Assignment:
Begin at the line below that has "PFMEA extract — wind turbine pitch bearing." and stop after the line that has "For FM-4, the". Please restate only those lines, word for word.

Data:
┄┄┄┄┄┄┄┄┄┄

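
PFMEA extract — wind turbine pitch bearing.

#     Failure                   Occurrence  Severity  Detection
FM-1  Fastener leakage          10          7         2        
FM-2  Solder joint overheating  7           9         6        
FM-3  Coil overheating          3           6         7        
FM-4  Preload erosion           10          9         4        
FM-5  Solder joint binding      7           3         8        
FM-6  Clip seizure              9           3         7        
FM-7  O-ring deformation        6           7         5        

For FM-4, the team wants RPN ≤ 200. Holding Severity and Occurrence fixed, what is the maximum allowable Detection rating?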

┄┄┄┄┄┄┄┄┄┄

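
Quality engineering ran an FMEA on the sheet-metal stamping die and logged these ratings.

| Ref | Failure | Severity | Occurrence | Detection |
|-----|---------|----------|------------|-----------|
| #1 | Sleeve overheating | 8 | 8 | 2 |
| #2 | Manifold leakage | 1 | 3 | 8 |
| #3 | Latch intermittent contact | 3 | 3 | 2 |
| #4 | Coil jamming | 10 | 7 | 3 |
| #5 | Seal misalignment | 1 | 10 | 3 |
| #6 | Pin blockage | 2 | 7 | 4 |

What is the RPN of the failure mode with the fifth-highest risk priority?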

┄┄┄┄┄┄┄┄┄┄

Output below:
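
PFMEA extract — wind turbine pitch bearing.

#     Failure                   Occurrence  Severity  Detection
FM-1  Fastener leakage          10          7         2        
FM-2  Solder joint overheating  7           9         6        
FM-3  Coil overheating          3           6         7        
FM-4  Preload erosion           10          9         4        
FM-5  Solder joint binding      7           3         8        
FM-6  Clip seizure              9           3         7        
FM-7  O-ring deformation        6           7         5        

For FM-4, the team wants RPN ≤ 200. Holding Severity and Occurrence fixed, what is the maximum allowable Detection rating?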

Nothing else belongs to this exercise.